Data section:
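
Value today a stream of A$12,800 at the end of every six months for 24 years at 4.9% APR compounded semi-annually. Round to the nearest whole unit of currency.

Periodic rate i = 0.049/2 = 0.0245; n = 24 × 2 = 48 periods.
PV = 12800 × [1 − (1+0.0245)^(−48)] / 0.0245 = 12800 × 28.044303 = 358,967.0806

A$358,967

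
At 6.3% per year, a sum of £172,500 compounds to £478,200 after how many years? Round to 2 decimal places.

n = ln(478200/172500) / ln(1+0.063) = ln(2.77217) / 0.061095 = 16.6893 years

16.69 years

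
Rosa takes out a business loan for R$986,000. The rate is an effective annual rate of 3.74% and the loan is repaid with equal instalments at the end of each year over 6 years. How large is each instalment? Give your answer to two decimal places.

R$186,502.22

Annuity-PV factor = 5.286800; PMT = 986000 / 5.286800 = 186,502.2205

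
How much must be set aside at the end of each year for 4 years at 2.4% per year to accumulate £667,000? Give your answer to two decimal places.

£160,865.62

FV-annuity factor = 4.146318; PMT = 667000 / 4.146318 = 160,865.6230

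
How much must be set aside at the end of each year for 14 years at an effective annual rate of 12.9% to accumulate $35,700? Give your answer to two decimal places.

$1,031.06

FV-annuity factor = 34.624600; PMT = 35700 / 34.624600 = 1,031.0588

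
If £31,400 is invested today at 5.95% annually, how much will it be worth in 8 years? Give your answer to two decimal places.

£49,858.29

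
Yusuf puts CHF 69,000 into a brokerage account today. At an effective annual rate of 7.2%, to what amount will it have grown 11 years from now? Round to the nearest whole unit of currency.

FV = 69,000 × (1 + 0.072)^11 = 148,248.9854

CHF 148,249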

Work instructions: Extract the full listing above without altering anything.

Expected answer:
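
Value today a stream of A$12,800 at the end of every six months for 24 years at 4.9% APR compounded semi-annually. Round to the nearest whole unit of currency.

Periodic rate i = 0.049/2 = 0.0245; n = 24 × 2 = 48 periods.
PV = 12800 × [1 − (1+0.0245)^(−48)] / 0.0245 = 12800 × 28.044303 = 358,967.0806

A$358,967

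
At 6.3% per year, a sum of £172,500 compounds to £478,200 after how many years? Round to 2 decimal places.

n = ln(478200/172500) / ln(1+0.063) = ln(2.77217) / 0.061095 = 16.6893 years

16.69 years

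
Rosa takes out a business loan for R$986,000. The rate is an effective annual rate of 3.74% and the loan is repaid with equal instalments at the end of each year over 6 years. How large is each instalment? Give your answer to two decimal places.

R$186,502.22

Annuity-PV factor = 5.286800; PMT = 986000 / 5.286800 = 186,502.2205

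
How much must be set aside at the end of each year for 4 years at 2.4% per year to accumulate £667,000? Give your answer to two decimal places.

£160,865.62

FV-annuity factor = 4.146318; PMT = 667000 / 4.146318 = 160,865.6230

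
How much must be set aside at the end of each year for 14 years at an effective annual rate of 12.9% to accumulate $35,700? Give your answer to two decimal places.

$1,031.06

FV-annuity factor = 34.624600; PMT = 35700 / 34.624600 = 1,031.0588

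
If £31,400 is invested today at 5.95% annually, how much will it be worth in 8 years? Give your answer to two decimal places.

£49,858.29

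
Yusuf puts CHF 69,000 into a brokerage account today. At an effective annual rate of 7.2%, to what amount will it have grown 11 years from now? Round to the nearest whole unit of currency.

FV = 69,000 × (1 + 0.072)^11 = 148,248.9854

CHF 148,249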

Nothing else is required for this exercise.